◆ **ASSIGNMENT**
Among the entries below, count the lines that contain the word "hypotheses". Write down only the total.

==== DATA PROVIDED ====

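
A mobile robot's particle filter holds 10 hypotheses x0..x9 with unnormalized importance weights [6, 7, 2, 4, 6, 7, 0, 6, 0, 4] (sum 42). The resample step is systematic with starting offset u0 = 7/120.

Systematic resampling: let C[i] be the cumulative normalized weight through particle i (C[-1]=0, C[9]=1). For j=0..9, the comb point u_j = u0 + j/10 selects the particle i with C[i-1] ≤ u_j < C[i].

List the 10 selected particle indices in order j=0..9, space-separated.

0 1 1 3 4 4 5 5 7 9

C = [1/7, 13/42, 5/14, 19/42, 25/42, 16/21, 16/21, 19/21, 19/21, 1]
j=0: u_0=7/120 ∈ [0, 1/7) → index 0
j=1: u_1=19/120 ∈ [1/7, 13/42) → index 1
j=2: u_2=31/120 ∈ [1/7, 13/42) → index 1
j=3: u_3=43/120 ∈ [5/14, 19/42) → index 3
j=4: u_4=11/24 ∈ [19/42, 25/42) → index 4
j=5: u_5=67/120 ∈ [19/42, 25/42) → index 4
j=6: u_6=79/120 ∈ [25/42, 16/21) → index 5
j=7: u_7=91/120 ∈ [25/42, 16/21) → index 5
j=8: u_8=103/120 ∈ [16/21, 19/21) → index 7
j=9: u_9=23/24 ∈ [19/21, 1) → index 9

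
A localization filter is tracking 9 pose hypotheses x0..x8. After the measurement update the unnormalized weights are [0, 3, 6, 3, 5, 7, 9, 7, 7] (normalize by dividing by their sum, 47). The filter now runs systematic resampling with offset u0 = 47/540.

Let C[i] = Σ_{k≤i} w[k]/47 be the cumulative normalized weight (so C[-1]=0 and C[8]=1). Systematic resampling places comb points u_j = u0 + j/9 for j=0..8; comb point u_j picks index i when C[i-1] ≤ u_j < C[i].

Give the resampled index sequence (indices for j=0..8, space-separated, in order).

C = [0, 3/47, 9/47, 12/47, 17/47, 24/47, 33/47, 40/47, 1]
j=0: u_0=47/540 ∈ [3/47, 9/47) → index 2
j=1: u_1=107/540 ∈ [9/47, 12/47) → index 3
j=2: u_2=167/540 ∈ [12/47, 17/47) → index 4
j=3: u_3=227/540 ∈ [17/47, 24/47) → index 5
j=4: u_4=287/540 ∈ [24/47, 33/47) → index 6
j=5: u_5=347/540 ∈ [24/47, 33/47) → index 6
j=6: u_6=407/540 ∈ [33/47, 40/47) → index 7
j=7: u_7=467/540 ∈ [40/47, 1) → index 8
j=8: u_8=527/540 ∈ [40/47, 1) → index 8

2 3 4 5 6 6 7 8 8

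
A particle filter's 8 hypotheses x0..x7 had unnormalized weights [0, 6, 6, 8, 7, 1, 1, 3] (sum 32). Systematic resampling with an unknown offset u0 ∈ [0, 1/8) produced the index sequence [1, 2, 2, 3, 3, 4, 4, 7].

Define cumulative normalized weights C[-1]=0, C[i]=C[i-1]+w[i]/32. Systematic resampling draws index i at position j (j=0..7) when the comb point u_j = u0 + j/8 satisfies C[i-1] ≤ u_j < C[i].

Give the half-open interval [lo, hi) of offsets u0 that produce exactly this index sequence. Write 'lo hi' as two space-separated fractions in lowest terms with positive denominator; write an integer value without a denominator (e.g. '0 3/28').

1/16 3/32

C = [0, 3/16, 3/8, 5/8, 27/32, 7/8, 29/32, 1]
j=0 picked index 1: u0 ∈ [0, 3/16)
j=1 picked index 2: u0 ∈ [1/16, 1/4)
j=2 picked index 2: u0 ∈ [-1/16, 1/8)
j=3 picked index 3: u0 ∈ [0, 1/4)
j=4 picked index 3: u0 ∈ [-1/8, 1/8)
j=5 picked index 4: u0 ∈ [0, 7/32)
j=6 picked index 4: u0 ∈ [-1/8, 3/32)
j=7 picked index 7: u0 ∈ [1/32, 1/8)
intersection: [1/16, 3/32)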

====

◆ **RESULT OF THIS TASK**
3